● **Assignment**
From the data that follows, print exactly the lines starting at the one containing "succ δ) h) 0 1)" and ending at the one containing "Determine the normal"; include both of them and nothing more.

Provided data section start

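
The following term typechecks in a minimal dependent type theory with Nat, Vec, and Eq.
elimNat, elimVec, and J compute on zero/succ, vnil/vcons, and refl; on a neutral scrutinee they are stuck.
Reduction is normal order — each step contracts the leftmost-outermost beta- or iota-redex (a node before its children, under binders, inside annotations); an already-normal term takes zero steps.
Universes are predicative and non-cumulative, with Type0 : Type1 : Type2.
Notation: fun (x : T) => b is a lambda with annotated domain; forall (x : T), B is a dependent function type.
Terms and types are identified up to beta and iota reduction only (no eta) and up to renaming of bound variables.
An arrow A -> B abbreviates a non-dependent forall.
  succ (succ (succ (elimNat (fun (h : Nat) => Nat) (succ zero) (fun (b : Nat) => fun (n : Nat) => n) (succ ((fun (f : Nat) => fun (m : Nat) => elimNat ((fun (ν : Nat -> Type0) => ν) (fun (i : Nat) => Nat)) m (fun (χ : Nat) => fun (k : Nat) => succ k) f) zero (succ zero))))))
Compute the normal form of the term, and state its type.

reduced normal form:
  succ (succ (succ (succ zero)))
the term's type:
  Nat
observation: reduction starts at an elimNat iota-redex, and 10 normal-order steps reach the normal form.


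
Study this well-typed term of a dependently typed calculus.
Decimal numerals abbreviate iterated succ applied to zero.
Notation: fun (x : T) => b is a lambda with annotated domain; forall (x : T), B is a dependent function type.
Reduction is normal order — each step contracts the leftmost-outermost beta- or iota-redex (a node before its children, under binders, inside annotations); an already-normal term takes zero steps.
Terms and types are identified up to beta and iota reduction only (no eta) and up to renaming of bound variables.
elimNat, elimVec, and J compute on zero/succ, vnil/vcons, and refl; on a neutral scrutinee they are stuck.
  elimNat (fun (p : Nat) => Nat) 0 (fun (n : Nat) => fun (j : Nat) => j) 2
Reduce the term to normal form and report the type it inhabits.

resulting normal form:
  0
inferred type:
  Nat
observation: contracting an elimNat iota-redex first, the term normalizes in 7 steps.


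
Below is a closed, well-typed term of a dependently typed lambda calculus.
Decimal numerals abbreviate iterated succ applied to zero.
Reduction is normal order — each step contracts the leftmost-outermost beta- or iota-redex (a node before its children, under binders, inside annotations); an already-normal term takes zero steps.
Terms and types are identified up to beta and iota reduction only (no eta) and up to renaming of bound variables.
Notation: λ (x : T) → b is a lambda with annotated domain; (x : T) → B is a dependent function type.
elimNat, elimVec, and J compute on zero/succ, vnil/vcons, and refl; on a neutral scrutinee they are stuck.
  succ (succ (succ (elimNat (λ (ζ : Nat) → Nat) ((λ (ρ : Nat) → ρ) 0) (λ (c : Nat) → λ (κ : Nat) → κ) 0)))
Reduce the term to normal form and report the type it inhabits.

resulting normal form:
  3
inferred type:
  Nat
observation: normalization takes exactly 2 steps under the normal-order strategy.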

Provided data section end
Provided data section start

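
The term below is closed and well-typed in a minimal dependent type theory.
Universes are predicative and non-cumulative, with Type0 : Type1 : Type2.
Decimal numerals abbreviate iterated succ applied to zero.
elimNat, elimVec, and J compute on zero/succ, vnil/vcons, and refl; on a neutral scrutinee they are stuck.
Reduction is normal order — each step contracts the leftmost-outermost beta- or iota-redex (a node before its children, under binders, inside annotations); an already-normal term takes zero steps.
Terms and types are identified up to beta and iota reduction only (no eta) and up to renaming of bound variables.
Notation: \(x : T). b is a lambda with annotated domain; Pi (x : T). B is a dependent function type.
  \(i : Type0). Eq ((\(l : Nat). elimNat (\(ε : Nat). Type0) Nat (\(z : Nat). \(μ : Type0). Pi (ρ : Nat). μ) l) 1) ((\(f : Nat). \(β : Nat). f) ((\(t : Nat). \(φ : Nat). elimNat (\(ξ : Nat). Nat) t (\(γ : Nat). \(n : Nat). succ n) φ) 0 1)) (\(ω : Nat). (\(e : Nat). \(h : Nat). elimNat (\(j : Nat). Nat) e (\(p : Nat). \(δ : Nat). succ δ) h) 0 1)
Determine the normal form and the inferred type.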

Provided data section end
Provided data section start

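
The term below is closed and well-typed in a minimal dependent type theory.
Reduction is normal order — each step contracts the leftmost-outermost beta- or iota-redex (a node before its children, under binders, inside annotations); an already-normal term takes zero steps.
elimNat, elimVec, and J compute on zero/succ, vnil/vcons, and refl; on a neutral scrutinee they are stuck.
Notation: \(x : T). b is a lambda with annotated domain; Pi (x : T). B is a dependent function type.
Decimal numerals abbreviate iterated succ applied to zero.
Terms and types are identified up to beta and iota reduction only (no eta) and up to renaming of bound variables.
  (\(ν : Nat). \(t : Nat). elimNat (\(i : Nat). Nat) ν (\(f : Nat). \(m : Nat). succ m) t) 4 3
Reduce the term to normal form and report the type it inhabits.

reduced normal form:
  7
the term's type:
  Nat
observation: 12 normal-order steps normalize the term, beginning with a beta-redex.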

Provided data section end

● **Worked solution**
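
  \(i : Type0). Eq ((\(l : Nat). elimNat (\(ε : Nat). Type0) Nat (\(z : Nat). \(μ : Type0). Pi (ρ : Nat). μ) l) 1) ((\(f : Nat). \(β : Nat). f) ((\(t : Nat). \(φ : Nat). elimNat (\(ξ : Nat). Nat) t (\(γ : Nat). \(n : Nat). succ n) φ) 0 1)) (\(ω : Nat). (\(e : Nat). \(h : Nat). elimNat (\(j : Nat). Nat) e (\(p : Nat). \(δ : Nat). succ δ) h) 0 1)
Determine the normal form and the inferred type.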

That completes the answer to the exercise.